WORK TO BE COMPLETED
Please copy, exactly as they appear below, the lines from the one containing "S_0(t) = 0 - 7/4·(t" through the one containing "With S''(1) = S''(7) = 0.".

MATERIAL FOR THIS TASK

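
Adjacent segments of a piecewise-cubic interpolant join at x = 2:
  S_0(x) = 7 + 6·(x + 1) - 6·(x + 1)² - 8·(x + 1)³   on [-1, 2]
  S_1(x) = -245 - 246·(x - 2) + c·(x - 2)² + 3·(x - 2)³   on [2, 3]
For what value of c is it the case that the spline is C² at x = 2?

-78

S_0''(x) = -12 - 48·(x + 1), so S_0''(2) = -156. On the right, S_1''(2) = 2c, so c = -78.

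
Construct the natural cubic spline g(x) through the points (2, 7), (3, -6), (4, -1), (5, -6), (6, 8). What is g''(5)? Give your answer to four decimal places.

Put M_i = g'' at the i-th knot. Here h = (1, 1, 1, 1) and Δ = (-13, 5, -5, 14), so the interior equations h_(i-1)·M_(i-1) + 2(h_(i-1)+h_i)·M_i + h_i·M_(i+1) = 6(Δ_i − Δ_(i-1)) read
  1·M_0 + 4·M_1 + 1·M_2 = 6(Δ_1 - Δ_0) = 108
  1·M_1 + 4·M_2 + 1·M_3 = 6(Δ_2 - Δ_1) = -60
  1·M_2 + 4·M_3 + 1·M_4 = 6(Δ_3 - Δ_2) = 114
Natural end conditions: M_0 = M_4 = 0.
Forward elimination and back-substitution give M_0 = 0, M_1 = 141/4, M_2 = -33, M_3 = 147/4, M_4 = 0.

36.7500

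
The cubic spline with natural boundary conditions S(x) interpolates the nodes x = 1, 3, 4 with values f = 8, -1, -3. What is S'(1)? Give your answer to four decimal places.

-5.3333

Put m_i = S'' at the i-th knot. Here h = (2, 1) and Δ = (-9/2, -2), so the interior equations h_(i-1)·m_(i-1) + 2(h_(i-1)+h_i)·m_i + h_i·m_(i+1) = 6(Δ_i − Δ_(i-1)) read
  2·m_0 + 6·m_1 + 1·m_2 = 6(Δ_1 - Δ_0) = 15
Natural end conditions: m_0 = m_2 = 0.
Solving: m_0 = 0, m_1 = 5/2, m_2 = 0.
On [1, 3], S'(x) = b_0 + 2c_0·(x - 1) + 3d_0·(x - 1)² with b_0 = Δ_0 - h_0(2m_0 + m_1)/6 = -16/3, c_0 = m_0/2 = 0, d_0 = (m_1 - m_0)/(6h_0) = 5/24. So S'(1) = -16/3.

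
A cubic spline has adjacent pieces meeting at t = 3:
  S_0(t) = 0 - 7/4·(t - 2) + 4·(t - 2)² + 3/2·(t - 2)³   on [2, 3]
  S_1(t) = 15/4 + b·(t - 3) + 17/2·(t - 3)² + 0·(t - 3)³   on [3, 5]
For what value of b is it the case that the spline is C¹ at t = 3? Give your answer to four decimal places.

10.7500

S_0'(t) = -7/4 + 8·(t - 2) + 9/2·(t - 2)², so S_0'(3) = 43/4. On the right, S_1'(3) = b, so b = 43/4.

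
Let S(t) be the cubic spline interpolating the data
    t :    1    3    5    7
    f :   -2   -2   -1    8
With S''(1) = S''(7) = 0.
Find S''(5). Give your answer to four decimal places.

Let M_i = S''(x_i). Step sizes h_i = 2, 2, 2; slopes of the chords Δ_i = (y_(i+1) - y_i)/h_i = 0, 1/2, 9/2.
  2·M_0 + 8·M_1 + 2·M_2 = 6(Δ_1 - Δ_0) = 3
  2·M_1 + 8·M_2 + 2·M_3 = 6(Δ_2 - Δ_1) = 24
Natural end conditions: M_0 = M_3 = 0.
Hence M_0 = 0, M_1 = -2/5, M_2 = 31/10, M_3 = 0.

3.1000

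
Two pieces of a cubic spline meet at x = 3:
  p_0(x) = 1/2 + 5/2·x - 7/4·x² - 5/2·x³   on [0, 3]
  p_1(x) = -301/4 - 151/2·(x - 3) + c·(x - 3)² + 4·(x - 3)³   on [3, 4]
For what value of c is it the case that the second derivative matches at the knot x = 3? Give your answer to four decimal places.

-24.2500

p_0''(x) = -7/2 - 15·x, so p_0''(3) = -97/2. On the right, p_1''(3) = 2c, so c = -97/4.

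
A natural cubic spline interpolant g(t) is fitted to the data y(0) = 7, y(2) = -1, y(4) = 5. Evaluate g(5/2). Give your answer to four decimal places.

-0.6484

Let M_i = g''(x_i). Step sizes h_i = 2, 2; slopes of the chords Δ_i = (y_(i+1) - y_i)/h_i = -4, 3.
  2·M_0 + 8·M_1 + 2·M_2 = 6(Δ_1 - Δ_0) = 42
Natural end conditions: M_0 = M_2 = 0.
Forward elimination and back-substitution give M_0 = 0, M_1 = 21/4, M_2 = 0.
On [2, 4], g(t) = -1 - 1/2·(t - 2) + 21/8·(t - 2)² - 7/16·(t - 2)³.
With (t - 2) = 1/2: g(5/2) = -83/128.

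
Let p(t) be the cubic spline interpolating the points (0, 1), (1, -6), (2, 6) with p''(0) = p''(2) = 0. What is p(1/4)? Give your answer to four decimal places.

-1.8633

Let σ_i = p''(x_i). Step sizes h_i = 1, 1; slopes of the chords Δ_i = (y_(i+1) - y_i)/h_i = -7, 12.
  1·σ_0 + 4·σ_1 + 1·σ_2 = 6(Δ_1 - Δ_0) = 114
Natural end conditions: σ_0 = σ_2 = 0.
Solving: σ_0 = 0, σ_1 = 57/2, σ_2 = 0.
On [0, 1], p(t) = 1 - 47/4·t + 0·t² + 19/4·t³.
With t = 1/4: p(1/4) = -477/256.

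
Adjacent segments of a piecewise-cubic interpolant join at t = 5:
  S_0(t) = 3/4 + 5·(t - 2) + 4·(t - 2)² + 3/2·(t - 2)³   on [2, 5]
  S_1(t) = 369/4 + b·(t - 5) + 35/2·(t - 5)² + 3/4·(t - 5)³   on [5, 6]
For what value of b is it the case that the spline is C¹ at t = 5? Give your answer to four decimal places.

S_0'(t) = 5 + 8·(t - 2) + 9/2·(t - 2)², so S_0'(5) = 139/2. On the right, S_1'(5) = b, so b = 139/2.

69.5000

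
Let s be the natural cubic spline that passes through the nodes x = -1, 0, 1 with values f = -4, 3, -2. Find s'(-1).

Put σ_i = s'' at the i-th knot. Here h = (1, 1) and Δ = (7, -5), so the interior equations h_(i-1)·σ_(i-1) + 2(h_(i-1)+h_i)·σ_i + h_i·σ_(i+1) = 6(Δ_i − Δ_(i-1)) read
  1·σ_0 + 4·σ_1 + 1·σ_2 = 6(Δ_1 - Δ_0) = -72
Natural end conditions: σ_0 = σ_2 = 0.
Forward elimination and back-substitution give σ_0 = 0, σ_1 = -18, σ_2 = 0.
On [-1, 0], s'(x) = b_0 + 2c_0·(x + 1) + 3d_0·(x + 1)² with b_0 = Δ_0 - h_0(2σ_0 + σ_1)/6 = 10, c_0 = σ_0/2 = 0, d_0 = (σ_1 - σ_0)/(6h_0) = -3. So s'(-1) = 10.

10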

YOUR SOLUTION
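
  S_0(t) = 0 - 7/4·(t - 2) + 4·(t - 2)² + 3/2·(t - 2)³   on [2, 3]
  S_1(t) = 15/4 + b·(t - 3) + 17/2·(t - 3)² + 0·(t - 3)³   on [3, 5]
For what value of b is it the case that the spline is C¹ at t = 3? Give your answer to four decimal places.

10.7500

S_0'(t) = -7/4 + 8·(t - 2) + 9/2·(t - 2)², so S_0'(3) = 43/4. On the right, S_1'(3) = b, so b = 43/4.

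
Let S(t) be the cubic spline interpolating the data
    t :    1    3    5    7
    f :   -2   -2   -1    8
With S''(1) = S''(7) = 0.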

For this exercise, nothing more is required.